### [About this task]
Please restate the lines shown below exactly, every one of them.

___ Source material

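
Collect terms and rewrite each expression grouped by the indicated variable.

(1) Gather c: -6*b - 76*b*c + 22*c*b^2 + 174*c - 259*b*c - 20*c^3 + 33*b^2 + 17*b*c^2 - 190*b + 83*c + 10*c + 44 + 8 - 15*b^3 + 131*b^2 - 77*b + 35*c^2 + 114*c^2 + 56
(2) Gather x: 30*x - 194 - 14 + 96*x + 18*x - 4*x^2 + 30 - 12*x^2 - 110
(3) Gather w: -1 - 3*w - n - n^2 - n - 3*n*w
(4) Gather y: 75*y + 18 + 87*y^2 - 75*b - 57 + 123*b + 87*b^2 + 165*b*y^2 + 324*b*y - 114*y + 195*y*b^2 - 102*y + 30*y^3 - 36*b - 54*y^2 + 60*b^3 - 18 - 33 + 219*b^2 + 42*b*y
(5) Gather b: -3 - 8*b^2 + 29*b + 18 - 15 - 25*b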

______

### [Task result]
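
Collect terms and rewrite each expression grouped by the indicated variable.

(1) Gather c: -6*b - 76*b*c + 22*c*b^2 + 174*c - 259*b*c - 20*c^3 + 33*b^2 + 17*b*c^2 - 190*b + 83*c + 10*c + 44 + 8 - 15*b^3 + 131*b^2 - 77*b + 35*c^2 + 114*c^2 + 56
(2) Gather x: 30*x - 194 - 14 + 96*x + 18*x - 4*x^2 + 30 - 12*x^2 - 110
(3) Gather w: -1 - 3*w - n - n^2 - n - 3*n*w
(4) Gather y: 75*y + 18 + 87*y^2 - 75*b - 57 + 123*b + 87*b^2 + 165*b*y^2 + 324*b*y - 114*y + 195*y*b^2 - 102*y + 30*y^3 - 36*b - 54*y^2 + 60*b^3 - 18 - 33 + 219*b^2 + 42*b*y
(5) Gather b: -3 - 8*b^2 + 29*b + 18 - 15 - 25*b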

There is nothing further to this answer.